• [What this task involves]
Your task is to return the span of lines beginning at the one with "Tonight's prep window" and ending at the last line of the data, exactly as it stands.

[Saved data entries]
◆ ◆ ◆ ◆ ◆ ◆ ◆

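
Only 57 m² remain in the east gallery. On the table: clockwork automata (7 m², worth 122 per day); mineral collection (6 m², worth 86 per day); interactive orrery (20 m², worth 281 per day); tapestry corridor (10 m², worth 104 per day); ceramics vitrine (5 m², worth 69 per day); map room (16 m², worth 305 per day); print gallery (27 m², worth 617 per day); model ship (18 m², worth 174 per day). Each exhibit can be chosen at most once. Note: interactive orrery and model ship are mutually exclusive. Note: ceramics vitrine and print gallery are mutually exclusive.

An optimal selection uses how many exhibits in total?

Optimal total is 1130.
One optimal bundle: clockwork automata + mineral collection + map room + print gallery (56 m²).
All optima have 4 exhibits.

4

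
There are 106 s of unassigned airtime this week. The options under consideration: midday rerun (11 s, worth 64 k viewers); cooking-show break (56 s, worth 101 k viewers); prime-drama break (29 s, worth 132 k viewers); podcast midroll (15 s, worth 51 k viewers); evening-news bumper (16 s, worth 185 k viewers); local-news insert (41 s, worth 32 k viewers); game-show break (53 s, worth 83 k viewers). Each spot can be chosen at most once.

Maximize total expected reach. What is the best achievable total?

Density check — evening-news bumper 11.56, midday rerun 5.82, prime-drama break 4.55 are the best per s.
Taking midday rerun + prime-drama break + podcast midroll + evening-news bumper: 71 s used, 432 in expected reach.
The closest alternative, cooking-show break + prime-drama break + evening-news bumper, reaches only 418.

432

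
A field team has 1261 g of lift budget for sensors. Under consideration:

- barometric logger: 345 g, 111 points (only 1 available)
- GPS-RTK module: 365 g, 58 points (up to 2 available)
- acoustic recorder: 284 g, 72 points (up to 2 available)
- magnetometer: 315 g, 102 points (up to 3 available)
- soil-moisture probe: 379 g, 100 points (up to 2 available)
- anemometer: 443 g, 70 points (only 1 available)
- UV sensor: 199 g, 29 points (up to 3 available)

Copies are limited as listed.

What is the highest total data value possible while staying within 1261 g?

387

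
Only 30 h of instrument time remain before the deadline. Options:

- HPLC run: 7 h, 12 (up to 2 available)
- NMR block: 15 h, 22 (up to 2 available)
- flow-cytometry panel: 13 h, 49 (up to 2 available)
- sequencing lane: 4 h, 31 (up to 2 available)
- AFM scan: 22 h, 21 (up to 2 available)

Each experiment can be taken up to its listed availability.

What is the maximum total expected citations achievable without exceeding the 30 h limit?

The ratio heuristic lands on HPLC run + flow-cytometry panel + 2×sequencing lane (123) but leaves 2 h idle.
Dropping HPLC run and sequencing lane frees 11 h; slotting in flow-cytometry panel (13 h) lifts the total to 129 at 30 h.

129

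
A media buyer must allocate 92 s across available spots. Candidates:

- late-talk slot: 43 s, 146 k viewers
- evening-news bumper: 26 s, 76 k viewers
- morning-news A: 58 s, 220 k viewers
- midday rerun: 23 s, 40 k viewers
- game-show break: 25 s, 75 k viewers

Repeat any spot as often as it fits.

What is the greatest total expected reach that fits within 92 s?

296

A density-first pass picks morning-news A + game-show break — 295 at 83 s.
Dropping game-show break frees 25 s; slotting in evening-news bumper (26 s) lifts the total to 296 at 84 s.
Nothing else within 92 s beats 296.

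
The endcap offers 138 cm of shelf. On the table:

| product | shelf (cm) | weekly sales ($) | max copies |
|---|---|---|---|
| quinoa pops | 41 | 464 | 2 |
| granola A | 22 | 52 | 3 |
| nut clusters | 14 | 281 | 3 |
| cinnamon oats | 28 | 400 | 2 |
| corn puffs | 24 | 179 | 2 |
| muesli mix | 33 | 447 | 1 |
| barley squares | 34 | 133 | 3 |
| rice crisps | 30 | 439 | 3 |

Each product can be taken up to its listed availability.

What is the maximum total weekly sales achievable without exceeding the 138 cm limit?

2168

Taking the top-ratio products first gives 3×nut clusters + 3×rice crisps for 2160 (132 cm).
The 30 cm tied up in rice crisps is better spent on muesli mix — total rises to 2168 (135 cm).
Nothing else within 138 cm beats 2168.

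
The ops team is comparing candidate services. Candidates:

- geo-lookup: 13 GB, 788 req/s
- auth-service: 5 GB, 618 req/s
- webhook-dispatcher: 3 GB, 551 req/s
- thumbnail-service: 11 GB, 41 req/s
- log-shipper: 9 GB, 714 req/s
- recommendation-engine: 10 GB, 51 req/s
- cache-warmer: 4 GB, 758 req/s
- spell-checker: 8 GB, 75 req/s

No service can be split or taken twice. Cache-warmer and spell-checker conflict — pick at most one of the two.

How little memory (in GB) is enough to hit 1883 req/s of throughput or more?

Minimise GB subject to total throughput ≥ 1883.
Taking auth-service + webhook-dispatcher + cache-warmer gives 1927 (≥ 1883) for 12 GB.
Any bundle with less than 12 GB falls short of 1883.

12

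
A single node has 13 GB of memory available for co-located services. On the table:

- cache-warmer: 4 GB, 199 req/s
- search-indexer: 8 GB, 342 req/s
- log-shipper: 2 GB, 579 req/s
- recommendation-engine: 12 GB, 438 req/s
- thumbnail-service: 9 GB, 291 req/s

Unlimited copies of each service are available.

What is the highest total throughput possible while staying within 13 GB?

3474

Density check — log-shipper 289.50, cache-warmer 49.75, search-indexer 42.75 are the best per GB.
The ratio ordering already packs tightly: 6×log-shipper, 12 GB, 3474.
The spare 1 GB is too small for any remaining service, and no exchange beats 3474.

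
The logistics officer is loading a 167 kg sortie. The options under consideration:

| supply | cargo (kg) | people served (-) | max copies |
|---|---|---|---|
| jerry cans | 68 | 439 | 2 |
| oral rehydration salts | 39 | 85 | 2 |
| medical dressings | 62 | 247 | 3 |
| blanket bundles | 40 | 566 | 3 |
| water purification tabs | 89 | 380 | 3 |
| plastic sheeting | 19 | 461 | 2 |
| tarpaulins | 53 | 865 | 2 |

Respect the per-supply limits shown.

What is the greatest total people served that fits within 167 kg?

2757

By people served per kg: plastic sheeting 24.26, tarpaulins 16.32, blanket bundles 14.15, jerry cans 6.46 lead.
The ratio heuristic lands on 2×plastic sheeting + 2×tarpaulins (2652) but leaves 23 kg idle.
The 19 kg tied up in plastic sheeting is better spent on blanket bundles — total rises to 2757 (165 kg).
Every other selection either busts 167 kg or exceeds an availability limit or fails to beat 2757.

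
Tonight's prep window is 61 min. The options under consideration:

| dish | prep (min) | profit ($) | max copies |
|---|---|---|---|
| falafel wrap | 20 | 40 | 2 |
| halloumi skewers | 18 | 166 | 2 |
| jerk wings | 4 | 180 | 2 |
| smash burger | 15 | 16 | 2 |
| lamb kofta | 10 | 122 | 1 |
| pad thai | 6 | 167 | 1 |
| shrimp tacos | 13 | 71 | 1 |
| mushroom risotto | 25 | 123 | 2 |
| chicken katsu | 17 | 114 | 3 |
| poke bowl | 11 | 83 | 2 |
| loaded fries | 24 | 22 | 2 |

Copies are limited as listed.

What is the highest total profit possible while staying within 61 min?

981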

◆ ◆ ◆ ◆ ◆ ◆ ◆

• [Your response]
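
Tonight's prep window is 61 min. The options under consideration:

| dish | prep (min) | profit ($) | max copies |
|---|---|---|---|
| falafel wrap | 20 | 40 | 2 |
| halloumi skewers | 18 | 166 | 2 |
| jerk wings | 4 | 180 | 2 |
| smash burger | 15 | 16 | 2 |
| lamb kofta | 10 | 122 | 1 |
| pad thai | 6 | 167 | 1 |
| shrimp tacos | 13 | 71 | 1 |
| mushroom risotto | 25 | 123 | 2 |
| chicken katsu | 17 | 114 | 3 |
| poke bowl | 11 | 83 | 2 |
| loaded fries | 24 | 22 | 2 |

Copies are limited as listed.

What is the highest total profit possible while staying within 61 min?

981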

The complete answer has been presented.